■ **What this task involves**
The lines to reproduce run from the one containing "At 27.8 °C, a" through the end of the records below. Reproduce them exactly and add nothing.

■ **Records for the exercise**
== Segment start ==
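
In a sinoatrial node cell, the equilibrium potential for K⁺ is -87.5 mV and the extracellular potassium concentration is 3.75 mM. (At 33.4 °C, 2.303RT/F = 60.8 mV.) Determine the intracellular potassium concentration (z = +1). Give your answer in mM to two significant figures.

Nernst: E = (60.8/1) · log₁₀([out]/[in]), so log₁₀([out]/[in]) = -87.5 × 1 / 60.8 = -1.4391.
[out]/[in] = 10^(-1.4391) = 0.03638.
[in] = 3.75 / 0.03638 = 103.1 mM.

100 mM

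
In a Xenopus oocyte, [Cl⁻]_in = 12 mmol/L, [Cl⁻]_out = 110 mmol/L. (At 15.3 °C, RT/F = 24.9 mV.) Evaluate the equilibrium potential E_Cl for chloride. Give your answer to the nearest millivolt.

-55 mV

E = (24.9/z) · ln([Cl⁻]_out/[Cl⁻]_in) with z = -1.
For an anion, dividing by z = -1 reverses the sign.
= (24.9/-1) · ln(110/12) = -24.90 · ln(9.167)
= -24.90 · (2.2156) = -55.17 mV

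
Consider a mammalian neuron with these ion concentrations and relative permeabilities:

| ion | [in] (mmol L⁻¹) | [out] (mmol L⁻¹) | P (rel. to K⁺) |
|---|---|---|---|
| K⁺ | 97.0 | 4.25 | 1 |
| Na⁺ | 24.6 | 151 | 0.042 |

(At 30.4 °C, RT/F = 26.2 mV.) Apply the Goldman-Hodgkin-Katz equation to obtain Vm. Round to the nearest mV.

Vm = 26.2 · ln[(Σ P·[cation]ₒ + Σ P·[anion]ᵢ) / (Σ P·[cation]ᵢ + Σ P·[anion]ₒ)]
Numerator = 1×4.25 + 0.042×151 = 10.59
Denominator = 1×97.0 + 0.042×24.6 = 98.03
Vm = 26.2 · ln(0.10805) = 26.2 × (-2.2252) = -58.30 mV

-58 mV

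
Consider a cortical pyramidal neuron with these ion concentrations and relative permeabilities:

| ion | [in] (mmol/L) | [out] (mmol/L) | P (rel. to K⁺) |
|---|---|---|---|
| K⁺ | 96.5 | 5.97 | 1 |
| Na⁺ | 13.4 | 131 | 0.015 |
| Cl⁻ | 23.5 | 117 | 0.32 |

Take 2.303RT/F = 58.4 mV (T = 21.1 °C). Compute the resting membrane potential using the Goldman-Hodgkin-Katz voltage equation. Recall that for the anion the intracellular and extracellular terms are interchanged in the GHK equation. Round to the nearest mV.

Vm = 58.4 · log₁₀[(Σ P·[cation]ₒ + Σ P·[anion]ᵢ) / (Σ P·[cation]ᵢ + Σ P·[anion]ₒ)]
Numerator = 1×5.97 + 0.015×131 + 0.32×23.5 = 15.46
Denominator = 1×96.5 + 0.015×13.4 + 0.32×117 = 134.1
Vm = 58.4 · log₁₀(0.11521) = 58.4 × (-0.9385) = -54.81 mV

-55 mV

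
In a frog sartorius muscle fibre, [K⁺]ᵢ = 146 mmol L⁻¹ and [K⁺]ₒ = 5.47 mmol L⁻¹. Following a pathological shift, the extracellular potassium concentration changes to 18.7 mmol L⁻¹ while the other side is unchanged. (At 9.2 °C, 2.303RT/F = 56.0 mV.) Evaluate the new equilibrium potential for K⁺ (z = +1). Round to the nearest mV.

-50 mV

After the shift: [K⁺]_out = 18.7, [K⁺]_in = 146 mmol L⁻¹.
E_new = (56.0/1)·log₁₀(18.7/146) = 56.00 · (-0.8925) = -49.98 mV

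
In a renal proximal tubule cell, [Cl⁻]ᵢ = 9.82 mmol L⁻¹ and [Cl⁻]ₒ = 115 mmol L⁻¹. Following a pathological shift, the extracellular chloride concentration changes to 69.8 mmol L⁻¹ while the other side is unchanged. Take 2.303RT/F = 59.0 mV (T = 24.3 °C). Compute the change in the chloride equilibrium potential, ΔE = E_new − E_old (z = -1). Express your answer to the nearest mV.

13 mV

E_old = (59.0/-1)·log₁₀(115/9.82) = -63.05 mV
E_new = (59.0/-1)·log₁₀(69.8/9.82) = -50.25 mV
ΔE = -50.25 − (-63.05) = 12.79 mV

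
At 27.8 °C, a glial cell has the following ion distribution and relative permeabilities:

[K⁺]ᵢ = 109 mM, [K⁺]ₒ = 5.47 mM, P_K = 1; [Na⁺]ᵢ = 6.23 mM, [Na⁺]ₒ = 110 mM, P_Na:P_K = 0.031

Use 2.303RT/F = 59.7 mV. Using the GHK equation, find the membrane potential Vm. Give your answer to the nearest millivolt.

Vm = 59.7 · log₁₀[(Σ P·[cation]ₒ + Σ P·[anion]ᵢ) / (Σ P·[cation]ᵢ + Σ P·[anion]ₒ)]
Numerator = 1×5.47 + 0.031×110 = 8.88
Denominator = 1×109 + 0.031×6.23 = 109.2
Vm = 59.7 · log₁₀(0.081324) = 59.7 × (-1.0898) = -65.06 mV

-65 mV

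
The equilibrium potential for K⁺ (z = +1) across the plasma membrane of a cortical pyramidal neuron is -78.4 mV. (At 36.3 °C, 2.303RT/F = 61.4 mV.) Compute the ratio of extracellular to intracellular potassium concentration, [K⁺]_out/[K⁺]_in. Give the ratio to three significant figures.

0.0529

log₁₀([out]/[in]) = E·z/(61.4) = -78.4 × 1 / 61.4 = -1.2769
[out]/[in] = 10^(-1.2769) = 0.05286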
== Segment end ==
■ **Solved problem**
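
At 27.8 °C, a glial cell has the following ion distribution and relative permeabilities:

[K⁺]ᵢ = 109 mM, [K⁺]ₒ = 5.47 mM, P_K = 1; [Na⁺]ᵢ = 6.23 mM, [Na⁺]ₒ = 110 mM, P_Na:P_K = 0.031

Use 2.303RT/F = 59.7 mV. Using the GHK equation, find the membrane potential Vm. Give your answer to the nearest millivolt.

Vm = 59.7 · log₁₀[(Σ P·[cation]ₒ + Σ P·[anion]ᵢ) / (Σ P·[cation]ᵢ + Σ P·[anion]ₒ)]
Numerator = 1×5.47 + 0.031×110 = 8.88
Denominator = 1×109 + 0.031×6.23 = 109.2
Vm = 59.7 · log₁₀(0.081324) = 59.7 × (-1.0898) = -65.06 mV

-65 mV

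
The equilibrium potential for K⁺ (z = +1) across the plasma membrane of a cortical pyramidal neuron is -78.4 mV. (At 36.3 °C, 2.303RT/F = 61.4 mV.) Compute the ratio of extracellular to intracellular potassium concentration, [K⁺]_out/[K⁺]_in. Give the ratio to three significant figures.

0.0529

log₁₀([out]/[in]) = E·z/(61.4) = -78.4 × 1 / 61.4 = -1.2769
[out]/[in] = 10^(-1.2769) = 0.05286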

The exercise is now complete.